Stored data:
# # # #
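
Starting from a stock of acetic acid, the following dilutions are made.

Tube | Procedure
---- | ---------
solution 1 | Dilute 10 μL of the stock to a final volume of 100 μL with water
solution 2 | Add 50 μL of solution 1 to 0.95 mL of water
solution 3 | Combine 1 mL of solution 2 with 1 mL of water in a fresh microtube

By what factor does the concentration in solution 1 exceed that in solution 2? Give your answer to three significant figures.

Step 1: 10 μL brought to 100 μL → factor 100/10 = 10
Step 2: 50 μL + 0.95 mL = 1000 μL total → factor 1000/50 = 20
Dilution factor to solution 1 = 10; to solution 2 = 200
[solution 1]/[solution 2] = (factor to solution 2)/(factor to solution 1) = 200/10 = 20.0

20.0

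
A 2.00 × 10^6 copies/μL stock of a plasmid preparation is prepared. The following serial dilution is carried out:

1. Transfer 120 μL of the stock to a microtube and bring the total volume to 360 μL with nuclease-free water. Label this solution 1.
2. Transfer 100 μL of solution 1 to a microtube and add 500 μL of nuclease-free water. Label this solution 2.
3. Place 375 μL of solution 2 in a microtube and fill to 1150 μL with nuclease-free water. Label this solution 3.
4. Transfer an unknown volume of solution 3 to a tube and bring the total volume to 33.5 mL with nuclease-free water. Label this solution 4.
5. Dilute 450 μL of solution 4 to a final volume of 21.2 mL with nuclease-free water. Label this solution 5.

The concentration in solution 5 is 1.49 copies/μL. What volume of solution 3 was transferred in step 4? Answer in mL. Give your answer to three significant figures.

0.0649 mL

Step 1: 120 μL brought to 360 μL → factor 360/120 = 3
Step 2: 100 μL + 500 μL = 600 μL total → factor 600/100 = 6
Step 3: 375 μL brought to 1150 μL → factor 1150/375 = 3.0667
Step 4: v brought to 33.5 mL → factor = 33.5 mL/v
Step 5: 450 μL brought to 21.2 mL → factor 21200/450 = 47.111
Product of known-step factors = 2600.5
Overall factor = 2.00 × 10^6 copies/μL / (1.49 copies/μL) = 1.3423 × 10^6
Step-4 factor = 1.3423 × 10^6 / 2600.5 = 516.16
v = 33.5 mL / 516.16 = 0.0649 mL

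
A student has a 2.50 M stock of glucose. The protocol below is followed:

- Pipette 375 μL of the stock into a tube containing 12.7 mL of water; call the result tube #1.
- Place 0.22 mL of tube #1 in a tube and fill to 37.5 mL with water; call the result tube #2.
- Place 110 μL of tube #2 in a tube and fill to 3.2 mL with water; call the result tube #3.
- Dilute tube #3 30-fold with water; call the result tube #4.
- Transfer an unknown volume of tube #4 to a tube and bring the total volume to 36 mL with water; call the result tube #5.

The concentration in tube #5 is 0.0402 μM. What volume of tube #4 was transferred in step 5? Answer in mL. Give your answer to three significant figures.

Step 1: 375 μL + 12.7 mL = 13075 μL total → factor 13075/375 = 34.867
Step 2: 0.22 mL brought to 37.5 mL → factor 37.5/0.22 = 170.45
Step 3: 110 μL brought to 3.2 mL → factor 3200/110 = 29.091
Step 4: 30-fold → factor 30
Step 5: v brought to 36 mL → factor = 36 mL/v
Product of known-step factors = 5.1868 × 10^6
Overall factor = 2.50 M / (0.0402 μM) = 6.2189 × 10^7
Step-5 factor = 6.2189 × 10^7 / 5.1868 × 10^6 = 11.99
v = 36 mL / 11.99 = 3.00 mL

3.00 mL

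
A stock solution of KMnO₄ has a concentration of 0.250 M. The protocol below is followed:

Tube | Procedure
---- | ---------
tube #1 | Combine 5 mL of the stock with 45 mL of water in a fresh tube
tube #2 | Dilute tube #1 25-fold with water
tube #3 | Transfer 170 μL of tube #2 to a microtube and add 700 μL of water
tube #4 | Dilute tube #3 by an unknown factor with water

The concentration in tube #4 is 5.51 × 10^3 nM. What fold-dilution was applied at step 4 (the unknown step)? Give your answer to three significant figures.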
# # # #
Task to complete:
Give the exact lines, and only those, from the line containing "1. Transfer 120" through the line containing "3. Place 375" in the entries above.

Result for this exercise:
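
1. Transfer 120 μL of the stock to a microtube and bring the total volume to 360 μL with nuclease-free water. Label this solution 1.
2. Transfer 100 μL of solution 1 to a microtube and add 500 μL of nuclease-free water. Label this solution 2.
3. Place 375 μL of solution 2 in a microtube and fill to 1150 μL with nuclease-free water. Label this solution 3.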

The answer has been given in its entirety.